→ Dataset records:
* * *

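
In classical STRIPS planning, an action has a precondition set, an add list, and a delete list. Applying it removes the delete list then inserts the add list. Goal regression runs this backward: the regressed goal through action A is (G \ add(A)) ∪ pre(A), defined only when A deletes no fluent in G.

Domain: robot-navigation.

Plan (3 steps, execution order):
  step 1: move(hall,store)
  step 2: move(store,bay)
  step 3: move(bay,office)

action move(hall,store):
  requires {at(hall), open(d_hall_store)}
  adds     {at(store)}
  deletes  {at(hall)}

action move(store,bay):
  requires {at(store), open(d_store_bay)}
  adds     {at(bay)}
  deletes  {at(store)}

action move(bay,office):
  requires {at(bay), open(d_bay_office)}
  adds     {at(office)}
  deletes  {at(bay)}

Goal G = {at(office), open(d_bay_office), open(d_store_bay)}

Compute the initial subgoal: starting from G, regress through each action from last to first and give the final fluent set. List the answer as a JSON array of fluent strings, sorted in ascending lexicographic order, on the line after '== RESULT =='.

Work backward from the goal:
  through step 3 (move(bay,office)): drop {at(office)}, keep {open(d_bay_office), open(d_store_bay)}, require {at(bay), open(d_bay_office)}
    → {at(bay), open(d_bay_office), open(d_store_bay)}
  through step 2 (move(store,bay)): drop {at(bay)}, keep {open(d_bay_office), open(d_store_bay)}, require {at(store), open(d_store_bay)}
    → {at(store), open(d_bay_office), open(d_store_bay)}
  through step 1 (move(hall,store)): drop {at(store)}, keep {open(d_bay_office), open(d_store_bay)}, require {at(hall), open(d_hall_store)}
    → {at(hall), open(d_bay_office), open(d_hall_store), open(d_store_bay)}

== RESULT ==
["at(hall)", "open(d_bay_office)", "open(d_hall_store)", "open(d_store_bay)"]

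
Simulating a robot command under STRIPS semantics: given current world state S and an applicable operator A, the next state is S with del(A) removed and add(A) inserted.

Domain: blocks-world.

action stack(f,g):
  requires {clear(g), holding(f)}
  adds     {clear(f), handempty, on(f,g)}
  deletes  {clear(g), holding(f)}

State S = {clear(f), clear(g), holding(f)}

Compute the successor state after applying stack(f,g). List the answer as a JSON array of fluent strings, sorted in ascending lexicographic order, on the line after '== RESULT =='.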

* * *

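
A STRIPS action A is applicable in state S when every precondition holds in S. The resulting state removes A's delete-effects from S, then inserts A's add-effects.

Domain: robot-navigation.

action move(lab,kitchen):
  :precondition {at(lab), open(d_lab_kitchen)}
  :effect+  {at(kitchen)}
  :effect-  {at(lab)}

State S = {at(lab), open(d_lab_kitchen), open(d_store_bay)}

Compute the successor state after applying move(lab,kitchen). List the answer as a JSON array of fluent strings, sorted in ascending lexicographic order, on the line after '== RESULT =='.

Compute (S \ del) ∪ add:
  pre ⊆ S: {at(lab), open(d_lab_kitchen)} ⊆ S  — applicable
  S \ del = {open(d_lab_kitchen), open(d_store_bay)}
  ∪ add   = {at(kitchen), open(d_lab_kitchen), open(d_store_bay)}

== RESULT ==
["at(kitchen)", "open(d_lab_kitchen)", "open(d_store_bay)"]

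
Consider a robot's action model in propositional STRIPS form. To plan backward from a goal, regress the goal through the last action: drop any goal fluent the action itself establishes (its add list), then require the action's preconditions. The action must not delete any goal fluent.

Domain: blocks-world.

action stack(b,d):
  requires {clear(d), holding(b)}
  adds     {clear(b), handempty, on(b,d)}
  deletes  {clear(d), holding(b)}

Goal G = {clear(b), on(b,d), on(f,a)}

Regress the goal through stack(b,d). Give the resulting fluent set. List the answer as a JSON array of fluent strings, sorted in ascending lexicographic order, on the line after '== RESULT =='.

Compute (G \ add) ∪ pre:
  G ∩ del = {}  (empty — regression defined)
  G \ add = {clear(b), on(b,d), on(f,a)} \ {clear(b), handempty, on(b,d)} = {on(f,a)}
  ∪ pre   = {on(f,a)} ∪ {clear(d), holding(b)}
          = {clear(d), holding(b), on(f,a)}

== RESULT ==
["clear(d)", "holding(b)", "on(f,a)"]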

* * *

Looking at the records, how many lines include "adds"? Respond with the number only.

5